About this exercise ::
Every line of the entries below from the one containing "A wildlife survey" to the one containing "frog, vole, adder", both ends included, must be written out exactly. No other line belongs in the answer.

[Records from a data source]
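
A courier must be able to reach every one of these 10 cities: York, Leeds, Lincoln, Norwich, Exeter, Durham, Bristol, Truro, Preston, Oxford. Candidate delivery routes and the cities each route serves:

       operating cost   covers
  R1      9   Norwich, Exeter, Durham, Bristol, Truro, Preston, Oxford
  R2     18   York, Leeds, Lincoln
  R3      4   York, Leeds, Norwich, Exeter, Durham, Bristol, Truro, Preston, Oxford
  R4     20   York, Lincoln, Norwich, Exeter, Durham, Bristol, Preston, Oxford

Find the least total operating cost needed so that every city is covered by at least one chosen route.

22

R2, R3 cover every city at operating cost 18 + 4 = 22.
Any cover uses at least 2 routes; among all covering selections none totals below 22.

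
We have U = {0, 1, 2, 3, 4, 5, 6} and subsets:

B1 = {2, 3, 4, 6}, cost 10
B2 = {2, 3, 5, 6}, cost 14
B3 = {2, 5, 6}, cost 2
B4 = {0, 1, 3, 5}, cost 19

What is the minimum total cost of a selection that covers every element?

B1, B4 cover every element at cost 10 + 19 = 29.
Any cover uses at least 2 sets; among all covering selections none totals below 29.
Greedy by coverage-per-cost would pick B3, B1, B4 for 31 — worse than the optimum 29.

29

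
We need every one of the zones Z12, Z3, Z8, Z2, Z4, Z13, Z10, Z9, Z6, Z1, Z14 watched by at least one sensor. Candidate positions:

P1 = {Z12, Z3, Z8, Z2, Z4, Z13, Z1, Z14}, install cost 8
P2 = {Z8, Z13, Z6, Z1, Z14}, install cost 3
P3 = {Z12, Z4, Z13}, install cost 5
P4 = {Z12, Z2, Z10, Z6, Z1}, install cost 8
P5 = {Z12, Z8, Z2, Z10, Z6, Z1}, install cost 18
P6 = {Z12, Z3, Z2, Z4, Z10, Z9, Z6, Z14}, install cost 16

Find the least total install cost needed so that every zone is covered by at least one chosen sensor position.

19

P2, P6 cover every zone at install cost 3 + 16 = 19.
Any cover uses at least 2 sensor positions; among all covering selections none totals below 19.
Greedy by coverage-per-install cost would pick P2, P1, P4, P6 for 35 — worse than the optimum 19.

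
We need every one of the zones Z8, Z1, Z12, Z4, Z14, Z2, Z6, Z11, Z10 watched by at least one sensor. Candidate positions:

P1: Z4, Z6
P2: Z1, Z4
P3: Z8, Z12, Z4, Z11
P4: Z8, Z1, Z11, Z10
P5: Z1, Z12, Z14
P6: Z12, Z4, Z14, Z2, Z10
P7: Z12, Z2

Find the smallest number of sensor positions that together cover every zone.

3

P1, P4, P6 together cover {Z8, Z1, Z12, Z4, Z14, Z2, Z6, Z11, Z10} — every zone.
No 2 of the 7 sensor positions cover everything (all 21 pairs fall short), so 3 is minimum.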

---

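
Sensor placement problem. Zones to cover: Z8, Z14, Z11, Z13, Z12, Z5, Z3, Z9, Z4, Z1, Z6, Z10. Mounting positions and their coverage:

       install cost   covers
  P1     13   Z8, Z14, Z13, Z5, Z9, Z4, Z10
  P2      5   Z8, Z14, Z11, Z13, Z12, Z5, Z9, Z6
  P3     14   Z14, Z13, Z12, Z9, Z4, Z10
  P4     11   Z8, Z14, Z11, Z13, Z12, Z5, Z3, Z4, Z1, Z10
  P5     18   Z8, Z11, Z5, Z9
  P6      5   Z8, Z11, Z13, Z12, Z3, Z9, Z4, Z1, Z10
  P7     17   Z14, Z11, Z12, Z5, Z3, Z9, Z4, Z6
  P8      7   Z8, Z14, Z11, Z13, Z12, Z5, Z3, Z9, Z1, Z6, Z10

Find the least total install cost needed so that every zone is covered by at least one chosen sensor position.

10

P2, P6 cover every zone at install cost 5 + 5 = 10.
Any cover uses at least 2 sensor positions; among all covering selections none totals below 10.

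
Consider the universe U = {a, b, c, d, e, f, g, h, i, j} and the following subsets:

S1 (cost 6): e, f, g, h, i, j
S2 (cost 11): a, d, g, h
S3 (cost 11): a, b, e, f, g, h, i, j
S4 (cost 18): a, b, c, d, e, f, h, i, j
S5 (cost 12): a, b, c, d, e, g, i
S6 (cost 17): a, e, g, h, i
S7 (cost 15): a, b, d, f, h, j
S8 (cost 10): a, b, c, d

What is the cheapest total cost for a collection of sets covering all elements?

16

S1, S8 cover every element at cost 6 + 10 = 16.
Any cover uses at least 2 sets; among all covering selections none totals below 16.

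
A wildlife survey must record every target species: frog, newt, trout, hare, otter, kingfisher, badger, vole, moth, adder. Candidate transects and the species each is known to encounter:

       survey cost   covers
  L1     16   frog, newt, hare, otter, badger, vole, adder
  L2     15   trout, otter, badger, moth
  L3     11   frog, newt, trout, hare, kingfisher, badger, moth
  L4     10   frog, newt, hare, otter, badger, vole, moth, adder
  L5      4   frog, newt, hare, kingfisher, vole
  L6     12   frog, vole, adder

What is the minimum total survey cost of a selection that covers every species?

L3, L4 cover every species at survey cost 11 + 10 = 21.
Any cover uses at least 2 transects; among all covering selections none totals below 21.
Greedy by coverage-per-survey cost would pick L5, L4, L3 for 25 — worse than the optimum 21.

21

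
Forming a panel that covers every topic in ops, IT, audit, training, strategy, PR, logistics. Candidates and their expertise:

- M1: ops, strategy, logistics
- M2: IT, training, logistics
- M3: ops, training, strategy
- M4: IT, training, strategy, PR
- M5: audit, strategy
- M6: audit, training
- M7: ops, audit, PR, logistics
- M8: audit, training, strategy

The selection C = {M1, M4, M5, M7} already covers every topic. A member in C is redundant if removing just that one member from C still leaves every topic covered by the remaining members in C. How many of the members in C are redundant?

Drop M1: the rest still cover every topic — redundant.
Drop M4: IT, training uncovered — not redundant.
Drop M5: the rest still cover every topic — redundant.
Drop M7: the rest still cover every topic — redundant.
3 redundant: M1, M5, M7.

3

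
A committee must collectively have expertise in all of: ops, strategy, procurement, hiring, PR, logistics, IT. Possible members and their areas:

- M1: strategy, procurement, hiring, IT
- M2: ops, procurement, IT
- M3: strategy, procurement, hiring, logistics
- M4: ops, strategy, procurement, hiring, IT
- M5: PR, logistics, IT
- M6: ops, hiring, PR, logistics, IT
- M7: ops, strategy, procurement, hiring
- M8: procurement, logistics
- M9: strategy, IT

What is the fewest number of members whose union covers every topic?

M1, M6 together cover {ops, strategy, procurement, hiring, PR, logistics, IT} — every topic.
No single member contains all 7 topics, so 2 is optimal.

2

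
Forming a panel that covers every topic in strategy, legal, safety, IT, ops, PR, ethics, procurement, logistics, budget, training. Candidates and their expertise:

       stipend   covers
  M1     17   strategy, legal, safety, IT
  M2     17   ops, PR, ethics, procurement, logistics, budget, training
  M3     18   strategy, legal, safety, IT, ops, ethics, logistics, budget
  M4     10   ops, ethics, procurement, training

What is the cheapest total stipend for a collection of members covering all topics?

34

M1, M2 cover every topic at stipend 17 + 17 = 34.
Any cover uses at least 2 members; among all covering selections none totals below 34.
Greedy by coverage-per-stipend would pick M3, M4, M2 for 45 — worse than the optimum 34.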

Response box ::
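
A wildlife survey must record every target species: frog, newt, trout, hare, otter, kingfisher, badger, vole, moth, adder. Candidate transects and the species each is known to encounter:

       survey cost   covers
  L1     16   frog, newt, hare, otter, badger, vole, adder
  L2     15   trout, otter, badger, moth
  L3     11   frog, newt, trout, hare, kingfisher, badger, moth
  L4     10   frog, newt, hare, otter, badger, vole, moth, adder
  L5      4   frog, newt, hare, kingfisher, vole
  L6     12   frog, vole, adder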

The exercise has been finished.